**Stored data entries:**
***
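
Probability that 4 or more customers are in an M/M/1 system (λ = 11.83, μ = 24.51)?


ρ = 11.83/24.51 = 0.4827
P(N ≥ n) = ρ^n = 0.4827^4 = 0.054271

Final: 0.054271


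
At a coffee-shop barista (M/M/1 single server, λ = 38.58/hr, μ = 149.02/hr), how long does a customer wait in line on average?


ρ = 38.58/149.02 = 0.2589
Wq = ρ/(μ−λ) = 0.2589/(149.02 − 38.58) = 0.2589/110.44 = 0.002344 hr

Final: 0.002344 hr


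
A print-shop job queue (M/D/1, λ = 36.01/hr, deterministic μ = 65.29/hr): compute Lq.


ρ = 36.01/65.29 = 0.5515
M/D/1: Lq = ρ²/(2(1−ρ)) = 0.3042/(2·0.4485) = 0.33916

Final: 0.33916


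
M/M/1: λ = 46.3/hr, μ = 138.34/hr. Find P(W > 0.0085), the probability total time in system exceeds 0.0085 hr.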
***
**WHAT TO DO:** Could every record be printed again exactly as it reads?

**EXPECTED OUTPUT:**
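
Probability that 4 or more customers are in an M/M/1 system (λ = 11.83, μ = 24.51)?


ρ = 11.83/24.51 = 0.4827
P(N ≥ n) = ρ^n = 0.4827^4 = 0.054271

Final: 0.054271


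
At a coffee-shop barista (M/M/1 single server, λ = 38.58/hr, μ = 149.02/hr), how long does a customer wait in line on average?


ρ = 38.58/149.02 = 0.2589
Wq = ρ/(μ−λ) = 0.2589/(149.02 − 38.58) = 0.2589/110.44 = 0.002344 hr

Final: 0.002344 hr


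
A print-shop job queue (M/D/1, λ = 36.01/hr, deterministic μ = 65.29/hr): compute Lq.


ρ = 36.01/65.29 = 0.5515
M/D/1: Lq = ρ²/(2(1−ρ)) = 0.3042/(2·0.4485) = 0.33916

Final: 0.33916


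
M/M/1: λ = 46.3/hr, μ = 138.34/hr. Find P(W > 0.0085), the probability total time in system exceeds 0.0085 hr.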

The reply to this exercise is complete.